Only one range belongs in the answer: the line holding "1. 'dddcbaccdcbcdc'" through the last line of the records, reproduced as is.

........

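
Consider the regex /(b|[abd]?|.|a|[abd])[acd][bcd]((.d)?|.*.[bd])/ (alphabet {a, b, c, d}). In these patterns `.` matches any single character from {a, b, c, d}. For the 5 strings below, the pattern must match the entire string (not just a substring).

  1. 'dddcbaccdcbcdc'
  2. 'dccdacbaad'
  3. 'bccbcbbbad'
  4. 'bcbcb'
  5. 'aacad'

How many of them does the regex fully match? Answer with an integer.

1 → no match
2. 'dccdacbaad' → match
3. 'bccbcbbbad' → match
4. 'bcbcb' → match
5. 'aacad' → match
Total matched: 4

4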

........

Exercise response:
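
  1. 'dddcbaccdcbcdc'
  2. 'dccdacbaad'
  3. 'bccbcbbbad'
  4. 'bcbcb'
  5. 'aacad'

How many of them does the regex fully match? Answer with an integer.

1 → no match
2. 'dccdacbaad' → match
3. 'bccbcbbbad' → match
4. 'bcbcb' → match
5. 'aacad' → match
Total matched: 4

4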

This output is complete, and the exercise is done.